### Stored items

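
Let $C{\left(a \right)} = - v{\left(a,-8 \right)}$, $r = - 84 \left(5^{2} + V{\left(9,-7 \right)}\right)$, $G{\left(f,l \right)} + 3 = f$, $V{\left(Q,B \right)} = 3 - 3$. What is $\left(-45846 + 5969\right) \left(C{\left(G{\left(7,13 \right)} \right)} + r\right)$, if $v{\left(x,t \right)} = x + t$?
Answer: $83582192$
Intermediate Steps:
$V{\left(Q,B \right)} = 0$
$G{\left(f,l \right)} = -3 + f$
$v{\left(x,t \right)} = t + x$
$r = -2100$ ($r = - 84 \left(5^{2} + 0\right) = - 84 \left(25 + 0\right) = \left(-84\right) 25 = -2100$)
$C{\left(a \right)} = 8 - a$ ($C{\left(a \right)} = - (-8 + a) = 8 - a$)
$\left(-45846 + 5969\right) \left(C{\left(G{\left(7,13 \right)} \right)} + r\right) = \left(-45846 + 5969\right) \left(\left(8 - \left(-3 + 7\right)\right) - 2100\right) = - 39877 \left(\left(8 - 4\right) - 2100\right) = - 39877 \left(4 - 2100\right) = \left(-39877\right) \left(-2096\right) = 83582192$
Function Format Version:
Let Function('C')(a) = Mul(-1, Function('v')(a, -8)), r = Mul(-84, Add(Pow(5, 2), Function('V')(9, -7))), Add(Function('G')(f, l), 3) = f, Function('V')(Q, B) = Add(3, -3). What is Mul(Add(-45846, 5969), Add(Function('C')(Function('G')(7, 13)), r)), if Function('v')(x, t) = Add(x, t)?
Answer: 83582192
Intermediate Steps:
Function('V')(Q, B) = 0
Function('G')(f, l) = Add(-3, f)
Function('v')(x, t) = Add(t, x)
r = -2100 (r = Mul(-84, Add(Pow(5, 2), 0)) = Mul(-84, Add(25, 0)) = Mul(-84, 25) = -2100)
Function('C')(a) = Add(8, Mul(-1, a)) (Function('C')(a) = Mul(-1, Add(-8, a)) = Add(8, Mul(-1, a)))
Mul(Add(-45846, 5969), Add(Function('C')(Function('G')(7, 13)), r)) = Mul(Add(-45846, 5969), Add(Add(8, Mul(-1, Add(-3, 7))), -2100)) = Mul(-39877, Add(Add(8, Mul(-1, 4)), -2100)) = Mul(-39877, Add(Add(8, -4), -2100)) = Mul(-39877, Add(4, -2100)) = Mul(-39877, -2096) = 83582192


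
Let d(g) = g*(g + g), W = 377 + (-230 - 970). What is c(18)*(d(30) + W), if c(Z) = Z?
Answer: 17586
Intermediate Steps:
W = -823 (W = 377 - 1200 = -823)
d(g) = 2*g² (d(g) = g*(2*g) = 2*g²)
c(18)*(d(30) + W) = 18*(2*30² - 823) = 18*(2*900 - 823) = 18*(1800 - 823) = 18*977 = 17586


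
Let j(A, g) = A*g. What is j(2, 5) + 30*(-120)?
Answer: -3590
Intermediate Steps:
j(2, 5) + 30*(-120) = 2*5 + 30*(-120) = 10 - 3600 = -3590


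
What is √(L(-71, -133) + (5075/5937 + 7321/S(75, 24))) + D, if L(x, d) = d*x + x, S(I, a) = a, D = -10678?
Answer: -10678 + √606446568806/7916 ≈ -10580.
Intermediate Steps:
L(x, d) = x + d*x
√(L(-71, -133) + (5075/5937 + 7321/S(75, 24))) + D = √(-71*(1 - 133) + (5075/5937 + 7321/24)) - 10678 = √(-71*(-132) + (5075*(1/5937) + 7321*(1/24))) - 10678 = √(9372 + (5075/5937 + 7321/24)) - 10678 = √(9372 + 4842953/15832) - 10678 = √(153220457/15832) - 10678 = √606446568806/7916 - 10678 = -10678 + √606446568806/7916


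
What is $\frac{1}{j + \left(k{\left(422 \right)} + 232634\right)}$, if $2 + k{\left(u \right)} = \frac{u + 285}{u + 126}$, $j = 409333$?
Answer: $\frac{548}{351797527} \approx 1.5577 \cdot 10^{-6}$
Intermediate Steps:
$k{\left(u \right)} = -2 + \frac{285 + u}{126 + u}$ ($k{\left(u \right)} = -2 + \frac{u + 285}{u + 126} = -2 + \frac{285 + u}{126 + u}$)
$\frac{1}{j + \left(k{\left(422 \right)} + 232634\right)} = \frac{1}{409333 + \left(\frac{33 - 422}{126 + 422} + 232634\right)} = \frac{1}{409333 + \left(\frac{33 - 422}{548} + 232634\right)} = \frac{1}{409333 + \left(\frac{1}{548} \left(-389\right) + 232634\right)} = \frac{1}{409333 + \left(- \frac{389}{548} + 232634\right)} = \frac{1}{409333 + \frac{127483043}{548}} = \frac{1}{\frac{351797527}{548}} = \frac{548}{351797527}$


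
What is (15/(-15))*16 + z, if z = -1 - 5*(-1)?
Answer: -12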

### To do
Go through the entries above and report each line with the string "What" in it.

### Exercise solution
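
Let $C{\left(a \right)} = - v{\left(a,-8 \right)}$, $r = - 84 \left(5^{2} + V{\left(9,-7 \right)}\right)$, $G{\left(f,l \right)} + 3 = f$, $V{\left(Q,B \right)} = 3 - 3$. What is $\left(-45846 + 5969\right) \left(C{\left(G{\left(7,13 \right)} \right)} + r\right)$, if $v{\left(x,t \right)} = x + t$?
Let Function('C')(a) = Mul(-1, Function('v')(a, -8)), r = Mul(-84, Add(Pow(5, 2), Function('V')(9, -7))), Add(Function('G')(f, l), 3) = f, Function('V')(Q, B) = Add(3, -3). What is Mul(Add(-45846, 5969), Add(Function('C')(Function('G')(7, 13)), r)), if Function('v')(x, t) = Add(x, t)?
Let d(g) = g*(g + g), W = 377 + (-230 - 970). What is c(18)*(d(30) + W), if c(Z) = Z?
Let j(A, g) = A*g. What is j(2, 5) + 30*(-120)?
What is √(L(-71, -133) + (5075/5937 + 7321/S(75, 24))) + D, if L(x, d) = d*x + x, S(I, a) = a, D = -10678?
What is $\frac{1}{j + \left(k{\left(422 \right)} + 232634\right)}$, if $2 + k{\left(u \right)} = \frac{u + 285}{u + 126}$, $j = 409333$?
What is (15/(-15))*16 + z, if z = -1 - 5*(-1)?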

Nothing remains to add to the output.